• [Task brief]
Would you repeat each line below precisely as it stands?

Collected data
_____

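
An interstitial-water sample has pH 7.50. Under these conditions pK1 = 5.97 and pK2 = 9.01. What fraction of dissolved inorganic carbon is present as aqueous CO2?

α₀ = 1 / (1 + K1/[H⁺] + K1K2/[H⁺]²) = 1 / (1 + 10^+1.53 + 10^+0.02)
   = 1 / (1 + 33.884 + 1.0471) = 1/35.932 = 0.02783

α₀ = 0.0278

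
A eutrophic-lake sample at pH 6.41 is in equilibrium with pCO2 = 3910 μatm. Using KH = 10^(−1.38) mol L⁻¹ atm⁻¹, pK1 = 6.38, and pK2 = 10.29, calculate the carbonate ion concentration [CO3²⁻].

[CO3²⁻] = 0.0230 μmol/L

[CO2*] = KH · pCO2 = 10^(−1.38) × 3910×10^-6 = 1.630×10^-4 mol/L
α₀ = 1/(1 + K1/[H⁺] + K1K2/[H⁺]²) = 1/(1 + 10^+0.03 + 10^-3.85) = 0.4827
DIC = [CO2*]/α₀ = 1.630×10^-4 / 0.4827 = 0.3377 mmol/L
[CO3²⁻] = α₂·DIC; α₂ = 6.818×10^-5, so [CO3²⁻] = 6.818×10^-5 × 0.3377 = 2.30×10^-5 mmol/L = 0.0230 μmol/L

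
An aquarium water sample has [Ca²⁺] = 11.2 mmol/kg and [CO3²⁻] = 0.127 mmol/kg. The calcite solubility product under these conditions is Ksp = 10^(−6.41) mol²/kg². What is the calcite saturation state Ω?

Ω = 3.66

Ksp = 10^(−6.41) = 3.890×10^-7
Ω = [Ca²⁺][CO3²⁻]/Ksp = (11.2×10^-3)(0.127×10^-3) / 3.890×10^-7 = 3.66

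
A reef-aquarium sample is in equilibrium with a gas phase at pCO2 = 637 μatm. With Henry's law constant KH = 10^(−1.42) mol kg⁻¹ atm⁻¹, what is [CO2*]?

[CO2*] = 24.2 μmol/kg

KH = 10^(−1.42) = 3.802×10^-2 mol kg⁻¹ atm⁻¹
[CO2*] = KH · pCO2 = 3.802×10^-2 × 637×10^-6 atm = 2.42×10^-5 mol/kg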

_____

• [Answer box]
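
An interstitial-water sample has pH 7.50. Under these conditions pK1 = 5.97 and pK2 = 9.01. What fraction of dissolved inorganic carbon is present as aqueous CO2?

α₀ = 1 / (1 + K1/[H⁺] + K1K2/[H⁺]²) = 1 / (1 + 10^+1.53 + 10^+0.02)
   = 1 / (1 + 33.884 + 1.0471) = 1/35.932 = 0.02783

α₀ = 0.0278

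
A eutrophic-lake sample at pH 6.41 is in equilibrium with pCO2 = 3910 μatm. Using KH = 10^(−1.38) mol L⁻¹ atm⁻¹, pK1 = 6.38, and pK2 = 10.29, calculate the carbonate ion concentration [CO3²⁻].

[CO3²⁻] = 0.0230 μmol/L

[CO2*] = KH · pCO2 = 10^(−1.38) × 3910×10^-6 = 1.630×10^-4 mol/L
α₀ = 1/(1 + K1/[H⁺] + K1K2/[H⁺]²) = 1/(1 + 10^+0.03 + 10^-3.85) = 0.4827
DIC = [CO2*]/α₀ = 1.630×10^-4 / 0.4827 = 0.3377 mmol/L
[CO3²⁻] = α₂·DIC; α₂ = 6.818×10^-5, so [CO3²⁻] = 6.818×10^-5 × 0.3377 = 2.30×10^-5 mmol/L = 0.0230 μmol/L

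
An aquarium water sample has [Ca²⁺] = 11.2 mmol/kg and [CO3²⁻] = 0.127 mmol/kg. The calcite solubility product under these conditions is Ksp = 10^(−6.41) mol²/kg². What is the calcite saturation state Ω?

Ω = 3.66

Ksp = 10^(−6.41) = 3.890×10^-7
Ω = [Ca²⁺][CO3²⁻]/Ksp = (11.2×10^-3)(0.127×10^-3) / 3.890×10^-7 = 3.66

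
A reef-aquarium sample is in equilibrium with a gas phase at pCO2 = 637 μatm. With Henry's law constant KH = 10^(−1.42) mol kg⁻¹ atm⁻¹, what is [CO2*]?

[CO2*] = 24.2 μmol/kg

KH = 10^(−1.42) = 3.802×10^-2 mol kg⁻¹ atm⁻¹
[CO2*] = KH · pCO2 = 3.802×10^-2 × 637×10^-6 atm = 2.42×10^-5 mol/kg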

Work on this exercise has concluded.